**WHAT IS NEEDED:**
Each line from the one holding "Execute this action" to the end of the data below must be output verbatim, with no other lines.
-------- GIVEN INFORMATION --------
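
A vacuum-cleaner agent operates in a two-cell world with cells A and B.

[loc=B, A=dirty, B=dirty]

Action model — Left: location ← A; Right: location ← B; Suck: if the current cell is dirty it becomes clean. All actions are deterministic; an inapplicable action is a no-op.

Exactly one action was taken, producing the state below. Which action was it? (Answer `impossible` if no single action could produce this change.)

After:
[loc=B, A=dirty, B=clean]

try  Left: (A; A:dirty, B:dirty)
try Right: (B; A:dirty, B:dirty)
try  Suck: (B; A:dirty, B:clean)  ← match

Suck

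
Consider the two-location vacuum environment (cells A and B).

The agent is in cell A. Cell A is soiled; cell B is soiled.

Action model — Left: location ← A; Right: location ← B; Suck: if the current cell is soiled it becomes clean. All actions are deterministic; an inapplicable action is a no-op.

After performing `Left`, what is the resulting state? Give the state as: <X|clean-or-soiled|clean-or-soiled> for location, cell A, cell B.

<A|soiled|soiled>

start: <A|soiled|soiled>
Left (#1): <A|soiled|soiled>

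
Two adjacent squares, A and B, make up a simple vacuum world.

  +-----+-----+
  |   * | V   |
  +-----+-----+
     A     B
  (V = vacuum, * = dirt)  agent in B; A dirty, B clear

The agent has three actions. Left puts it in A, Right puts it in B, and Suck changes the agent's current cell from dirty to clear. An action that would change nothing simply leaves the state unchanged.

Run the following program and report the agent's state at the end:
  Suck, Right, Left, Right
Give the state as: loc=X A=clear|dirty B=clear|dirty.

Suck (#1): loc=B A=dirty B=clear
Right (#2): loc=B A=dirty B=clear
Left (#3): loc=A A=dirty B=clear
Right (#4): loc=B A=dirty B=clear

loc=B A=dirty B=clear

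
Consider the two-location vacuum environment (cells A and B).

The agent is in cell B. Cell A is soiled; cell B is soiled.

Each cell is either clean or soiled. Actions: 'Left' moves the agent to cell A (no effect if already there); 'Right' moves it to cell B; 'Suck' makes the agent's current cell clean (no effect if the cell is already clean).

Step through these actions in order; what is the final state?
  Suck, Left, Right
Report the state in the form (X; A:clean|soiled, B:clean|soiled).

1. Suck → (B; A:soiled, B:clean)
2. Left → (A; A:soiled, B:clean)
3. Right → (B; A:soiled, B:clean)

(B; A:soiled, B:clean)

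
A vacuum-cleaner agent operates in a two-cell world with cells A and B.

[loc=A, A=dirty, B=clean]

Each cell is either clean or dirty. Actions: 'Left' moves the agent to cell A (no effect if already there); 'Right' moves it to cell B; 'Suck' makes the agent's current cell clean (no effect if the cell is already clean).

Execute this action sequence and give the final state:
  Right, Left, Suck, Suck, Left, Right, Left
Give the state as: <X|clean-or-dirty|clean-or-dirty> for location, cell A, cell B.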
--------
**EXERCISE SOLUTION:**
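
Execute this action sequence and give the final state:
  Right, Left, Suck, Suck, Left, Right, Left
Give the state as: <X|clean-or-dirty|clean-or-dirty> for location, cell A, cell B.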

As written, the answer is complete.